-- Your assignment --
Return, from the listing below, every line that includes "size".
(Dataset records begins)
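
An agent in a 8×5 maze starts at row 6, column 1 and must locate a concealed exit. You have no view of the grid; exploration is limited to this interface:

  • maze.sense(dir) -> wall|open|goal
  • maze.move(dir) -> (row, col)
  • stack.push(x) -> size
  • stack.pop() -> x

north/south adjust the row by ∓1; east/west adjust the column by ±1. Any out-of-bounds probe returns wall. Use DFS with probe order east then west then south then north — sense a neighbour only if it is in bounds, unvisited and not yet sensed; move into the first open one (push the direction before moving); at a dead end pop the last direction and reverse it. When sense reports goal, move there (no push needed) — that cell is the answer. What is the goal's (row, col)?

~$ maze.sense dir→east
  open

~$ stack.push x→east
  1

~$ maze.move dir→east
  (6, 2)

~$ maze.sense dir→east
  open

~$ stack.push x→east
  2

~$ maze.move dir→east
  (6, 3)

~$ maze.sense dir→east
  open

~$ stack.push x→east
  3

~$ maze.move dir→east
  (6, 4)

~$ maze.sense dir→south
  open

~$ stack.push x→south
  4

~$ maze.move dir→south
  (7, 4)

~$ maze.sense dir→west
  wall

~$ stack.pop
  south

~$ maze.move dir→north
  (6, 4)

~$ maze.sense dir→north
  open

~$ stack.push x→north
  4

~$ maze.move dir→north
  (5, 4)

~$ maze.sense dir→west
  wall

~$ maze.sense dir→north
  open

~$ stack.push x→north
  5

~$ maze.move dir→north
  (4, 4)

~$ maze.sense dir→west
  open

~$ stack.push x→west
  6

~$ maze.move dir→west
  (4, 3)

~$ maze.sense dir→west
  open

~$ stack.push x→west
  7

~$ maze.move dir→west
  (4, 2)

~$ maze.sense dir→west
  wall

~$ maze.sense dir→south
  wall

~$ maze.sense dir→north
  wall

~$ stack.pop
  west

~$ maze.move dir→east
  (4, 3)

~$ maze.sense dir→north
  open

~$ stack.push x→north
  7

~$ maze.move dir→north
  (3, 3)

~$ maze.sense dir→east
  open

~$ stack.push x→east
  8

~$ maze.move dir→east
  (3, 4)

~$ maze.sense dir→north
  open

~$ stack.push x→north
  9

~$ maze.move dir→north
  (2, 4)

~$ maze.sense dir→west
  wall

~$ maze.sense dir→north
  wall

~$ stack.pop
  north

~$ maze.move dir→south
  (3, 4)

~$ stack.pop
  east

~$ maze.move dir→west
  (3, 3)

~$ stack.pop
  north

~$ maze.move dir→south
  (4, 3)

~$ stack.pop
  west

~$ maze.move dir→east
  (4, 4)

~$ stack.pop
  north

~$ maze.move dir→south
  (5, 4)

~$ stack.pop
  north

~$ maze.move dir→south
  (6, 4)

~$ stack.pop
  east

~$ maze.move dir→west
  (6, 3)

~$ stack.pop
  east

~$ maze.move dir→west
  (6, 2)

~$ maze.sense dir→south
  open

~$ stack.push x→south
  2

~$ maze.move dir→south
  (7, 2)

~$ maze.sense dir→west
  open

~$ stack.push x→west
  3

~$ maze.move dir→west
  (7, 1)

~$ maze.sense dir→west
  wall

~$ stack.pop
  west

~$ maze.move dir→east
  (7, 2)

~$ stack.pop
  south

~$ maze.move dir→north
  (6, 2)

~$ stack.pop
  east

~$ maze.move dir→west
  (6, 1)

~$ maze.sense dir→west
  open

~$ stack.push x→west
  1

~$ maze.move dir→west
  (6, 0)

~$ maze.sense dir→north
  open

~$ stack.push x→north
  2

~$ maze.move dir→north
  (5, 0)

~$ maze.sense dir→east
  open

~$ stack.push x→east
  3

~$ maze.move dir→east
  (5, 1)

~$ stack.pop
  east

~$ maze.move dir→west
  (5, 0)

~$ maze.sense dir→north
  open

~$ stack.push x→north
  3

~$ maze.move dir→north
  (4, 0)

~$ maze.sense dir→north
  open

~$ stack.push x→north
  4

~$ maze.move dir→north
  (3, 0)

~$ maze.sense dir→east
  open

~$ stack.push x→east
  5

~$ maze.move dir→east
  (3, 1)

~$ maze.sense dir→north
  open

~$ stack.push x→north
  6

~$ maze.move dir→north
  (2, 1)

~$ maze.sense dir→east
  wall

~$ maze.sense dir→west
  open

~$ stack.push x→west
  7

~$ maze.move dir→west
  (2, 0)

~$ maze.sense dir→north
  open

~$ stack.push x→north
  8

~$ maze.move dir→north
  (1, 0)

~$ maze.sense dir→east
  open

~$ stack.push x→east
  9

~$ maze.move dir→east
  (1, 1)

~$ maze.sense dir→east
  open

~$ stack.push x→east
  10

~$ maze.move dir→east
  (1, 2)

~$ maze.sense dir→east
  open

~$ stack.push x→east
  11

~$ maze.move dir→east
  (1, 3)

~$ maze.sense dir→north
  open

~$ stack.push x→north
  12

~$ maze.move dir→north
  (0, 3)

~$ maze.sense dir→east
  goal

~$ maze.move dir→east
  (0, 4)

Answer: (0, 4)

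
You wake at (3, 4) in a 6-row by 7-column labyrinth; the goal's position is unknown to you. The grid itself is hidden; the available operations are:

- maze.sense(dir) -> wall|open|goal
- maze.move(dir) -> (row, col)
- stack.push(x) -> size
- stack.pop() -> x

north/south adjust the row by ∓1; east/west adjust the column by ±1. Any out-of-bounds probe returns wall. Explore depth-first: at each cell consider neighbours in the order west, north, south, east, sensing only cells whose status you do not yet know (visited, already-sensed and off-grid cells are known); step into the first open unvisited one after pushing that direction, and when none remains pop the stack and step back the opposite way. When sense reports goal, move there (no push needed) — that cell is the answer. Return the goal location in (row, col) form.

I run maze.sense passing dir→west, and observe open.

Now I run stack.push passing x→west, — result: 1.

I run maze.move passing dir→west, — result: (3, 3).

Using maze.sense passing dir→west, — result: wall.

Calling maze.sense passing dir→north, and observe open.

Invoking stack.push passing x→north, which returns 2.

Now I run maze.move passing dir→north, giving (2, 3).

Invoking maze.sense passing dir→west, and get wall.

Now I run maze.sense passing dir→north, yielding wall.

Using maze.sense passing dir→east, giving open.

I use stack.push passing x→east, and observe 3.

I call maze.move passing dir→east, and observe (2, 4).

I invoke maze.sense passing dir→north, → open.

Next I call stack.push passing x→north, and see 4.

I call maze.move passing dir→north, : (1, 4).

I run maze.sense passing dir→north, which returns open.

Using stack.push passing x→north, — result: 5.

I call maze.move passing dir→north, yielding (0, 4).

Invoking maze.sense passing dir→west, and observe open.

Next I call stack.push passing x→west, which returns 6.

Invoking maze.move passing dir→west, and see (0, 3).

I use maze.sense passing dir→west, → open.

Now I run stack.push passing x→west, giving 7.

I invoke maze.move passing dir→west, — result: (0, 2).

Invoking maze.sense passing dir→west, : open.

Invoking stack.push passing x→west, → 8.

I run maze.move passing dir→west, and observe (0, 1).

I run maze.sense passing dir→west, and observe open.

Invoking stack.push passing x→west, which returns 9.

Next I call maze.move passing dir→west, : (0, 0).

Now I run maze.sense passing dir→south, : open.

Then stack.push passing x→south, and get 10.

Now I run maze.move passing dir→south, → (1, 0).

Next I call maze.sense passing dir→south, yielding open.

I use stack.push passing x→south, : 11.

Invoking maze.move passing dir→south, giving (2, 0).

I invoke maze.sense passing dir→south, which returns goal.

I invoke maze.move passing dir→south, yielding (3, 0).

Answer: (3, 0)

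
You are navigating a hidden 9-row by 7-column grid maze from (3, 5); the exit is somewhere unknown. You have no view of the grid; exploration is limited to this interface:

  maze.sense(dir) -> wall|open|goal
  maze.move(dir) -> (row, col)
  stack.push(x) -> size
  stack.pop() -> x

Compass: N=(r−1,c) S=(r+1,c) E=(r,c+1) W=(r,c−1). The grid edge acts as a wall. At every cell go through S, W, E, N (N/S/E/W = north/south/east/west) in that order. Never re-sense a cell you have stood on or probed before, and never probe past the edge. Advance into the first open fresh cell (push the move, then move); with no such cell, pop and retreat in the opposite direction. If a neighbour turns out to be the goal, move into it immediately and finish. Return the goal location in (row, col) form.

[in] maze.sense dir='south'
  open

[in] stack.push x='south'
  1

[in] maze.move dir='south'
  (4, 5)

[in] maze.sense dir='south'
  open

[in] stack.push x='south'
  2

[in] maze.move dir='south'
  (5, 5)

[in] maze.sense dir='south'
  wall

[in] maze.sense dir='west'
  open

[in] stack.push x='west'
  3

[in] maze.move dir='west'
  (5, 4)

[in] maze.sense dir='south'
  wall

[in] maze.sense dir='west'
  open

[in] stack.push x='west'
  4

[in] maze.move dir='west'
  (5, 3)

[in] maze.sense dir='south'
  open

[in] stack.push x='south'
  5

[in] maze.move dir='south'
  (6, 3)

[in] maze.sense dir='south'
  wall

[in] maze.sense dir='west'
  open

[in] stack.push x='west'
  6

[in] maze.move dir='west'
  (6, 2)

[in] maze.sense dir='south'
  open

[in] stack.push x='south'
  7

[in] maze.move dir='south'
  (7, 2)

[in] maze.sense dir='south'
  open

[in] stack.push x='south'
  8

[in] maze.move dir='south'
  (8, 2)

[in] maze.sense dir='west'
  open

[in] stack.push x='west'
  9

[in] maze.move dir='west'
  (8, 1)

[in] maze.sense dir='west'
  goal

[in] maze.move dir='west'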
(Dataset records ends)
-- Finished task --
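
  • stack.push(x) -> size
- stack.push(x) -> size
  stack.push(x) -> size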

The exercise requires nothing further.